> [Material for this task]:
○ ○ ○ ○

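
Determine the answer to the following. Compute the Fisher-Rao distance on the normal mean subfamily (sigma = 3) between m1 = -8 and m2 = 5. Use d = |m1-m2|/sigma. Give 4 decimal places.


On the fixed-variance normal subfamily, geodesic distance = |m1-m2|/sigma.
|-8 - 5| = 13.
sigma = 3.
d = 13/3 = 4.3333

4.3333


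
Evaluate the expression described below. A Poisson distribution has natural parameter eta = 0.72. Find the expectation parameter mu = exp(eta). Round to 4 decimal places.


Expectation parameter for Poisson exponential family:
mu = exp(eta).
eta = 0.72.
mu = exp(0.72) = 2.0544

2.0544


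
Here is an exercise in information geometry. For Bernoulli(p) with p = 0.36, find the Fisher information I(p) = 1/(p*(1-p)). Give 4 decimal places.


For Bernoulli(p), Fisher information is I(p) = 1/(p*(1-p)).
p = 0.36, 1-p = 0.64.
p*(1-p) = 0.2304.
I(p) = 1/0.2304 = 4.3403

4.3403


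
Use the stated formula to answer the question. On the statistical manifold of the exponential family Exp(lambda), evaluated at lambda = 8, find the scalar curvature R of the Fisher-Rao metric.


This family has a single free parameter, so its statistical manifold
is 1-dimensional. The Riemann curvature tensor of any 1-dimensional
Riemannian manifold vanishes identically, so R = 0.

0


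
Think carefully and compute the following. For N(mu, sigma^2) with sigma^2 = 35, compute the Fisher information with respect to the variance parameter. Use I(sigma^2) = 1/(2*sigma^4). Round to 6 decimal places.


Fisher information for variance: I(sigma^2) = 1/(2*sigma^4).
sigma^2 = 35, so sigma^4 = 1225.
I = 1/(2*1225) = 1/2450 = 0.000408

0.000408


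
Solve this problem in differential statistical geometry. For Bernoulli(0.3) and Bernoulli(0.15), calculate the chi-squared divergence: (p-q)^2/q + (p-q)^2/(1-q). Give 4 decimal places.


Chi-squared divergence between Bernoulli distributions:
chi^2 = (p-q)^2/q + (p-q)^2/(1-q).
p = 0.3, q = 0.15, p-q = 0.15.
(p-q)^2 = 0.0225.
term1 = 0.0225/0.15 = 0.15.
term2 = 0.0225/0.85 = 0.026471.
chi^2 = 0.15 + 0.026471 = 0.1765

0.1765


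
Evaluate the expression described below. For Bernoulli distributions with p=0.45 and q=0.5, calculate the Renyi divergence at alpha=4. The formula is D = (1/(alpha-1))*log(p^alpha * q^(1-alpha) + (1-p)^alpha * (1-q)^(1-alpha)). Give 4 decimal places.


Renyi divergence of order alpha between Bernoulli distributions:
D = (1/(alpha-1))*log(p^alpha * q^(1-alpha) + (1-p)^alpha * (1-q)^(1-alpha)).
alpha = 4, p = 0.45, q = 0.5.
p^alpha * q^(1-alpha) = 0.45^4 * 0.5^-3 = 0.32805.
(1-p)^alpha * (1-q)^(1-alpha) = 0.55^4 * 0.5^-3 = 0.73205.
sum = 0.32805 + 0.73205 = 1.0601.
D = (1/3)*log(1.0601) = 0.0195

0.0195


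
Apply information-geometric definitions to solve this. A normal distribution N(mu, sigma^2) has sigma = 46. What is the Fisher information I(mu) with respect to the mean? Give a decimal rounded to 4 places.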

○ ○ ○ ○

> [Task details]:
Write each entry out again, exactly as it reads above.

> [Task response]:
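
Determine the answer to the following. Compute the Fisher-Rao distance on the normal mean subfamily (sigma = 3) between m1 = -8 and m2 = 5. Use d = |m1-m2|/sigma. Give 4 decimal places.


On the fixed-variance normal subfamily, geodesic distance = |m1-m2|/sigma.
|-8 - 5| = 13.
sigma = 3.
d = 13/3 = 4.3333

4.3333


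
Evaluate the expression described below. A Poisson distribution has natural parameter eta = 0.72. Find the expectation parameter mu = exp(eta). Round to 4 decimal places.


Expectation parameter for Poisson exponential family:
mu = exp(eta).
eta = 0.72.
mu = exp(0.72) = 2.0544

2.0544


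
Here is an exercise in information geometry. For Bernoulli(p) with p = 0.36, find the Fisher information I(p) = 1/(p*(1-p)). Give 4 decimal places.


For Bernoulli(p), Fisher information is I(p) = 1/(p*(1-p)).
p = 0.36, 1-p = 0.64.
p*(1-p) = 0.2304.
I(p) = 1/0.2304 = 4.3403

4.3403


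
Use the stated formula to answer the question. On the statistical manifold of the exponential family Exp(lambda), evaluated at lambda = 8, find the scalar curvature R of the Fisher-Rao metric.


This family has a single free parameter, so its statistical manifold
is 1-dimensional. The Riemann curvature tensor of any 1-dimensional
Riemannian manifold vanishes identically, so R = 0.

0


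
Think carefully and compute the following. For N(mu, sigma^2) with sigma^2 = 35, compute the Fisher information with respect to the variance parameter. Use I(sigma^2) = 1/(2*sigma^4). Round to 6 decimal places.


Fisher information for variance: I(sigma^2) = 1/(2*sigma^4).
sigma^2 = 35, so sigma^4 = 1225.
I = 1/(2*1225) = 1/2450 = 0.000408

0.000408


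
Solve this problem in differential statistical geometry. For Bernoulli(0.3) and Bernoulli(0.15), calculate the chi-squared divergence: (p-q)^2/q + (p-q)^2/(1-q). Give 4 decimal places.


Chi-squared divergence between Bernoulli distributions:
chi^2 = (p-q)^2/q + (p-q)^2/(1-q).
p = 0.3, q = 0.15, p-q = 0.15.
(p-q)^2 = 0.0225.
term1 = 0.0225/0.15 = 0.15.
term2 = 0.0225/0.85 = 0.026471.
chi^2 = 0.15 + 0.026471 = 0.1765

0.1765


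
Evaluate the expression described below. For Bernoulli distributions with p=0.45 and q=0.5, calculate the Renyi divergence at alpha=4. The formula is D = (1/(alpha-1))*log(p^alpha * q^(1-alpha) + (1-p)^alpha * (1-q)^(1-alpha)). Give 4 decimal places.


Renyi divergence of order alpha between Bernoulli distributions:
D = (1/(alpha-1))*log(p^alpha * q^(1-alpha) + (1-p)^alpha * (1-q)^(1-alpha)).
alpha = 4, p = 0.45, q = 0.5.
p^alpha * q^(1-alpha) = 0.45^4 * 0.5^-3 = 0.32805.
(1-p)^alpha * (1-q)^(1-alpha) = 0.55^4 * 0.5^-3 = 0.73205.
sum = 0.32805 + 0.73205 = 1.0601.
D = (1/3)*log(1.0601) = 0.0195

0.0195


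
Apply information-geometric definitions to solve this. A normal distribution N(mu, sigma^2) has sigma = 46. What is the Fisher information I(mu) with respect to the mean? Give a decimal rounded to 4 places.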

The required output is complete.